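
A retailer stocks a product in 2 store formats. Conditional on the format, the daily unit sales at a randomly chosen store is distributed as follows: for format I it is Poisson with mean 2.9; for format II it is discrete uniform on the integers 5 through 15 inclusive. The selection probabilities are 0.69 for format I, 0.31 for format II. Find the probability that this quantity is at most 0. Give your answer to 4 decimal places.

0.0380

Conditional on each format, P(X ≤ 0): I: 0.0550232; II: 0.
By total probability, P(X ≤ 0) = 0.69·0.0550232 + 0.31·0 = 0.037966.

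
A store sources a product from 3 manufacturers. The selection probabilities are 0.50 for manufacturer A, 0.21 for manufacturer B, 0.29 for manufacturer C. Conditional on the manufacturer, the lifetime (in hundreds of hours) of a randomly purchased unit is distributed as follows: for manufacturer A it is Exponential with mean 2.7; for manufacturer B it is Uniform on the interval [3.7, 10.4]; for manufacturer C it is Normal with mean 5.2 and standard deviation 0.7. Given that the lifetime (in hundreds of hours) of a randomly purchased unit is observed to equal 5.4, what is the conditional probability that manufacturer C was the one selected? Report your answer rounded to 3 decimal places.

0.738

Likelihoods f(5.4 | ·): A: 0.0501242; B: 0.149254; C: 0.547124.
Posterior ∝ prior × likelihood. Numerator for C: 0.29·0.547124 = 0.158666.
Normalizing constant: 0.5·0.0501242 + 0.21·0.149254 + 0.29·0.547124 = 0.215071.
P(C | observation) = 0.158666 / 0.215071 = 0.737736.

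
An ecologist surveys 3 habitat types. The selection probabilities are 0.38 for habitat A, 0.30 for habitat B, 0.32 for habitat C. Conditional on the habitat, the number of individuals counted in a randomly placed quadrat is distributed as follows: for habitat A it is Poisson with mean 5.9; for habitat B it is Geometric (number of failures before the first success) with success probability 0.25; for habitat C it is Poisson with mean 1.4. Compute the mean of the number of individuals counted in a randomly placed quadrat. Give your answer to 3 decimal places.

Component means — A: 5.9; B: 3; C: 1.4.
E[X] = 0.38·5.9 + 0.3·3 + 0.32·1.4 = 3.59.

3.590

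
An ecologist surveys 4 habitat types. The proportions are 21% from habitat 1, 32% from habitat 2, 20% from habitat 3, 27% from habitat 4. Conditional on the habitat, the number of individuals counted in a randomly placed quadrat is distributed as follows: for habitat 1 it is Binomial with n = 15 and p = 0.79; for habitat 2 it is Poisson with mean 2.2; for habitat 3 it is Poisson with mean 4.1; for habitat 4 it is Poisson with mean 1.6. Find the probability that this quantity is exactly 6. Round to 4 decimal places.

Conditional on each habitat, P(X = 6): 1: 0.000966363; 2: 0.0174484; 3: 0.109336; 4: 0.00470453.
By total probability, P(X = 6) = 0.21·0.000966363 + 0.32·0.0174484 + 0.2·0.109336 + 0.27·0.00470453 = 0.0289239.

0.0289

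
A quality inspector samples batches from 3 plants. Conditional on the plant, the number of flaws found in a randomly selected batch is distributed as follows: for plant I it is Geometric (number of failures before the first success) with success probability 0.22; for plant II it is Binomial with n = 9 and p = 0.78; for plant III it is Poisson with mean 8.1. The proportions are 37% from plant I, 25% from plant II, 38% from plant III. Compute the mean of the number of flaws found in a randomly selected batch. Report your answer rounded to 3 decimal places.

6.145

Component means — I: 3.54545; II: 7.02; III: 8.1.
E[X] = 0.37·3.54545 + 0.25·7.02 + 0.38·8.1 = 6.14482.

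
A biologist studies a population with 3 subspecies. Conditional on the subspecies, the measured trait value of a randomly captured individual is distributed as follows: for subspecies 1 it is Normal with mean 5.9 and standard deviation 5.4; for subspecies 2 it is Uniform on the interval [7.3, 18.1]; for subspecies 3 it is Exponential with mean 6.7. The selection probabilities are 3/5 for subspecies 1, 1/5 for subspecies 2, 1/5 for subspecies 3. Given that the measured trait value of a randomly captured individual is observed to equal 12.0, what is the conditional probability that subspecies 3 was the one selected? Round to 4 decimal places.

0.1061

Likelihoods f(12.0 | ·): 1: 0.0390322; 2: 0.0925926; 3: 0.0248934.
Posterior ∝ prior × likelihood. Numerator for 3: 0.2·0.0248934 = 0.00497868.
Normalizing constant: 0.6·0.0390322 + 0.2·0.0925926 + 0.2·0.0248934 = 0.0469165.
P(3 | observation) = 0.00497868 / 0.0469165 = 0.106118.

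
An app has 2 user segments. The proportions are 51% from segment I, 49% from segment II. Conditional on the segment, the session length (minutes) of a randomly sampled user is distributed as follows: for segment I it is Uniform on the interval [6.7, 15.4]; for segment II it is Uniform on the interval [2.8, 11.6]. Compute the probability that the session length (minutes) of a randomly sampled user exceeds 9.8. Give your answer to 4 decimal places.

0.4285

Conditional on each segment, P(X > 9.8): I: 0.643678; II: 0.204545.
By total probability, P(X > 9.8) = 0.51·0.643678 + 0.49·0.204545 = 0.428503.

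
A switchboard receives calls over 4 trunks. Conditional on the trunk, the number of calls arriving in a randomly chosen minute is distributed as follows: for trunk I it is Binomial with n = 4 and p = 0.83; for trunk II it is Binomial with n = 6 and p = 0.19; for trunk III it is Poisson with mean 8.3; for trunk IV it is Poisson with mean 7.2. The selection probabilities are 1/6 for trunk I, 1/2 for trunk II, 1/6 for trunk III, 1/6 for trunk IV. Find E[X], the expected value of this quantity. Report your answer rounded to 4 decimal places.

Component means — I: 3.32; II: 1.14; III: 8.3; IV: 7.2.
E[X] = 0.166667·3.32 + 0.5·1.14 + 0.166667·8.3 + 0.166667·7.2 = 3.70667.

3.7067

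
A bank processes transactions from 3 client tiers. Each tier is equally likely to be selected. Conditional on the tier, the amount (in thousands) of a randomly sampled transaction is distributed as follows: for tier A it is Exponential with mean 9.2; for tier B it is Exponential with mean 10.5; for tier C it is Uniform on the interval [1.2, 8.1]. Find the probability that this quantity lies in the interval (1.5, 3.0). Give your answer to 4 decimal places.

Conditional on each tier, P(1.5 < X < 3.0): A: 0.127812; B: 0.115401; C: 0.217391.
By total probability, P(1.5 < X < 3.0) = 0.333333·0.127812 + 0.333333·0.115401 + 0.333333·0.217391 = 0.153535.

0.1535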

Required action:
Write out every line of the data again, exactly as it reads.

Result:
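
A retailer stocks a product in 2 store formats. Conditional on the format, the daily unit sales at a randomly chosen store is distributed as follows: for format I it is Poisson with mean 2.9; for format II it is discrete uniform on the integers 5 through 15 inclusive. The selection probabilities are 0.69 for format I, 0.31 for format II. Find the probability that this quantity is at most 0. Give your answer to 4 decimal places.

0.0380

Conditional on each format, P(X ≤ 0): I: 0.0550232; II: 0.
By total probability, P(X ≤ 0) = 0.69·0.0550232 + 0.31·0 = 0.037966.

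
A store sources a product from 3 manufacturers. The selection probabilities are 0.50 for manufacturer A, 0.21 for manufacturer B, 0.29 for manufacturer C. Conditional on the manufacturer, the lifetime (in hundreds of hours) of a randomly purchased unit is distributed as follows: for manufacturer A it is Exponential with mean 2.7; for manufacturer B it is Uniform on the interval [3.7, 10.4]; for manufacturer C it is Normal with mean 5.2 and standard deviation 0.7. Given that the lifetime (in hundreds of hours) of a randomly purchased unit is observed to equal 5.4, what is the conditional probability that manufacturer C was the one selected? Report your answer rounded to 3 decimal places.

0.738

Likelihoods f(5.4 | ·): A: 0.0501242; B: 0.149254; C: 0.547124.
Posterior ∝ prior × likelihood. Numerator for C: 0.29·0.547124 = 0.158666.
Normalizing constant: 0.5·0.0501242 + 0.21·0.149254 + 0.29·0.547124 = 0.215071.
P(C | observation) = 0.158666 / 0.215071 = 0.737736.

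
An ecologist surveys 3 habitat types. The selection probabilities are 0.38 for habitat A, 0.30 for habitat B, 0.32 for habitat C. Conditional on the habitat, the number of individuals counted in a randomly placed quadrat is distributed as follows: for habitat A it is Poisson with mean 5.9; for habitat B it is Geometric (number of failures before the first success) with success probability 0.25; for habitat C it is Poisson with mean 1.4. Compute the mean of the number of individuals counted in a randomly placed quadrat. Give your answer to 3 decimal places.

Component means — A: 5.9; B: 3; C: 1.4.
E[X] = 0.38·5.9 + 0.3·3 + 0.32·1.4 = 3.59.

3.590

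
An ecologist surveys 4 habitat types. The proportions are 21% from habitat 1, 32% from habitat 2, 20% from habitat 3, 27% from habitat 4. Conditional on the habitat, the number of individuals counted in a randomly placed quadrat is distributed as follows: for habitat 1 it is Binomial with n = 15 and p = 0.79; for habitat 2 it is Poisson with mean 2.2; for habitat 3 it is Poisson with mean 4.1; for habitat 4 it is Poisson with mean 1.6. Find the probability that this quantity is exactly 6. Round to 4 decimal places.

Conditional on each habitat, P(X = 6): 1: 0.000966363; 2: 0.0174484; 3: 0.109336; 4: 0.00470453.
By total probability, P(X = 6) = 0.21·0.000966363 + 0.32·0.0174484 + 0.2·0.109336 + 0.27·0.00470453 = 0.0289239.

0.0289

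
A quality inspector samples batches from 3 plants. Conditional on the plant, the number of flaws found in a randomly selected batch is distributed as follows: for plant I it is Geometric (number of failures before the first success) with success probability 0.22; for plant II it is Binomial with n = 9 and p = 0.78; for plant III it is Poisson with mean 8.1. The proportions are 37% from plant I, 25% from plant II, 38% from plant III. Compute the mean of the number of flaws found in a randomly selected batch. Report your answer rounded to 3 decimal places.

6.145

Component means — I: 3.54545; II: 7.02; III: 8.1.
E[X] = 0.37·3.54545 + 0.25·7.02 + 0.38·8.1 = 6.14482.

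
A biologist studies a population with 3 subspecies. Conditional on the subspecies, the measured trait value of a randomly captured individual is distributed as follows: for subspecies 1 it is Normal with mean 5.9 and standard deviation 5.4; for subspecies 2 it is Uniform on the interval [7.3, 18.1]; for subspecies 3 it is Exponential with mean 6.7. The selection probabilities are 3/5 for subspecies 1, 1/5 for subspecies 2, 1/5 for subspecies 3. Given that the measured trait value of a randomly captured individual is observed to equal 12.0, what is the conditional probability that subspecies 3 was the one selected? Round to 4 decimal places.

0.1061

Likelihoods f(12.0 | ·): 1: 0.0390322; 2: 0.0925926; 3: 0.0248934.
Posterior ∝ prior × likelihood. Numerator for 3: 0.2·0.0248934 = 0.00497868.
Normalizing constant: 0.6·0.0390322 + 0.2·0.0925926 + 0.2·0.0248934 = 0.0469165.
P(3 | observation) = 0.00497868 / 0.0469165 = 0.106118.

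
An app has 2 user segments. The proportions are 51% from segment I, 49% from segment II. Conditional on the segment, the session length (minutes) of a randomly sampled user is distributed as follows: for segment I it is Uniform on the interval [6.7, 15.4]; for segment II it is Uniform on the interval [2.8, 11.6]. Compute the probability that the session length (minutes) of a randomly sampled user exceeds 9.8. Give your answer to 4 decimal places.

0.4285

Conditional on each segment, P(X > 9.8): I: 0.643678; II: 0.204545.
By total probability, P(X > 9.8) = 0.51·0.643678 + 0.49·0.204545 = 0.428503.

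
A switchboard receives calls over 4 trunks. Conditional on the trunk, the number of calls arriving in a randomly chosen minute is distributed as follows: for trunk I it is Binomial with n = 4 and p = 0.83; for trunk II it is Binomial with n = 6 and p = 0.19; for trunk III it is Poisson with mean 8.3; for trunk IV it is Poisson with mean 7.2. The selection probabilities are 1/6 for trunk I, 1/2 for trunk II, 1/6 for trunk III, 1/6 for trunk IV. Find E[X], the expected value of this quantity. Report your answer rounded to 4 decimal places.

Component means — I: 3.32; II: 1.14; III: 8.3; IV: 7.2.
E[X] = 0.166667·3.32 + 0.5·1.14 + 0.166667·8.3 + 0.166667·7.2 = 3.70667.

3.7067

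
A bank processes transactions from 3 client tiers. Each tier is equally likely to be selected. Conditional on the tier, the amount (in thousands) of a randomly sampled transaction is distributed as follows: for tier A it is Exponential with mean 9.2; for tier B it is Exponential with mean 10.5; for tier C it is Uniform on the interval [1.2, 8.1]. Find the probability that this quantity lies in the interval (1.5, 3.0). Give your answer to 4 decimal places.

Conditional on each tier, P(1.5 < X < 3.0): A: 0.127812; B: 0.115401; C: 0.217391.
By total probability, P(1.5 < X < 3.0) = 0.333333·0.127812 + 0.333333·0.115401 + 0.333333·0.217391 = 0.153535.

0.1535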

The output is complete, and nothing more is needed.